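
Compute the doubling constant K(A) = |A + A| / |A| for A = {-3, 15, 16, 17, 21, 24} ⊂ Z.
K = |A + A| / |A| = 20/6 = 10/3

Enumerate A + A = {a + b : a, b ∈ A}. With |A| = 6, there are |A|^2 = 36 ordered sum pairs; collecting distinct values, A + A = {-6, 12, 13, 14, 18, 21, 30, 31, 32, 33, 34, 36, 37, 38, 39, 40, 41, 42, 45, 48}, so |A + A| = 20. Thus K = 20/6 = 10/3. For comparison, the minimum possible |A + A| over all 6-element sets is 2·6 − 1 = 11 (so min K = 11/6), attained only by arithmetic progressions.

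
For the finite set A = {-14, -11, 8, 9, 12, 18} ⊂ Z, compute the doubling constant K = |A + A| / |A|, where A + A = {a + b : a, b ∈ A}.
K = |A + A| / |A| = 20/6 = 10/3

Enumerate A + A = {a + b : a, b ∈ A}. With |A| = 6, there are |A|^2 = 36 ordered sum pairs; collecting distinct values, A + A = {-28, -25, -22, -6, -5, -3, -2, 1, 4, 7, 16, 17, 18, 20, 21, 24, 26, 27, 30, 36}, so |A + A| = 20. Thus K = 20/6 = 10/3. For comparison, the minimum possible |A + A| over all 6-element sets is 2·6 − 1 = 11 (so min K = 11/6), attained only by arithmetic progressions.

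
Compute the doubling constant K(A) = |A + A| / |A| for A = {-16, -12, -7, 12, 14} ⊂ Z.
K = |A + A| / |A| = 15/5 = 3

Enumerate A + A = {a + b : a, b ∈ A}. With |A| = 5, there are |A|^2 = 25 ordered sum pairs; collecting distinct values, A + A = {-32, -28, -24, -23, -19, -14, -4, -2, 0, 2, 5, 7, 24, 26, 28}, so |A + A| = 15. Thus K = 15/5 = 3. For comparison, the minimum possible |A + A| over all 5-element sets is 2·5 − 1 = 9 (so min K = 9/5), attained only by arithmetic progressions.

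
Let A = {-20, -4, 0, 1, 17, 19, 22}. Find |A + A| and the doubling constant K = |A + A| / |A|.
K = |A + A| / |A| = 25/7

Enumerate A + A = {a + b : a, b ∈ A}. With |A| = 7, there are |A|^2 = 49 ordered sum pairs; collecting distinct values, A + A = {-40, -24, -20, -19, -8, -4, -3, -1, 0, 1, 2, 13, 15, 17, 18, 19, 20, 22, 23, 34, 36, 38, 39, 41, 44}, so |A + A| = 25. Thus K = 25/7. For comparison, the minimum possible |A + A| over all 7-element sets is 2·7 − 1 = 13 (so min K = 13/7), attained only by arithmetic progressions.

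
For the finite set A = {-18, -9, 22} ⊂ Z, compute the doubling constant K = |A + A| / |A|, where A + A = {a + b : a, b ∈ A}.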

What you have to do: Each entry, from start to finish, must be restated exactly.

Expected answer:
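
Compute the doubling constant K(A) = |A + A| / |A| for A = {-3, 15, 16, 17, 21, 24} ⊂ Z.
K = |A + A| / |A| = 20/6 = 10/3

Enumerate A + A = {a + b : a, b ∈ A}. With |A| = 6, there are |A|^2 = 36 ordered sum pairs; collecting distinct values, A + A = {-6, 12, 13, 14, 18, 21, 30, 31, 32, 33, 34, 36, 37, 38, 39, 40, 41, 42, 45, 48}, so |A + A| = 20. Thus K = 20/6 = 10/3. For comparison, the minimum possible |A + A| over all 6-element sets is 2·6 − 1 = 11 (so min K = 11/6), attained only by arithmetic progressions.

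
For the finite set A = {-14, -11, 8, 9, 12, 18} ⊂ Z, compute the doubling constant K = |A + A| / |A|, where A + A = {a + b : a, b ∈ A}.
K = |A + A| / |A| = 20/6 = 10/3

Enumerate A + A = {a + b : a, b ∈ A}. With |A| = 6, there are |A|^2 = 36 ordered sum pairs; collecting distinct values, A + A = {-28, -25, -22, -6, -5, -3, -2, 1, 4, 7, 16, 17, 18, 20, 21, 24, 26, 27, 30, 36}, so |A + A| = 20. Thus K = 20/6 = 10/3. For comparison, the minimum possible |A + A| over all 6-element sets is 2·6 − 1 = 11 (so min K = 11/6), attained only by arithmetic progressions.

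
Compute the doubling constant K(A) = |A + A| / |A| for A = {-16, -12, -7, 12, 14} ⊂ Z.
K = |A + A| / |A| = 15/5 = 3

Enumerate A + A = {a + b : a, b ∈ A}. With |A| = 5, there are |A|^2 = 25 ordered sum pairs; collecting distinct values, A + A = {-32, -28, -24, -23, -19, -14, -4, -2, 0, 2, 5, 7, 24, 26, 28}, so |A + A| = 15. Thus K = 15/5 = 3. For comparison, the minimum possible |A + A| over all 5-element sets is 2·5 − 1 = 9 (so min K = 9/5), attained only by arithmetic progressions.

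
Let A = {-20, -4, 0, 1, 17, 19, 22}. Find |A + A| and the doubling constant K = |A + A| / |A|.
K = |A + A| / |A| = 25/7

Enumerate A + A = {a + b : a, b ∈ A}. With |A| = 7, there are |A|^2 = 49 ordered sum pairs; collecting distinct values, A + A = {-40, -24, -20, -19, -8, -4, -3, -1, 0, 1, 2, 13, 15, 17, 18, 19, 20, 22, 23, 34, 36, 38, 39, 41, 44}, so |A + A| = 25. Thus K = 25/7. For comparison, the minimum possible |A + A| over all 7-element sets is 2·7 − 1 = 13 (so min K = 13/7), attained only by arithmetic progressions.

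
For the finite set A = {-18, -9, 22} ⊂ Z, compute the doubling constant K = |A + A| / |A|, where A + A = {a + b : a, b ∈ A}.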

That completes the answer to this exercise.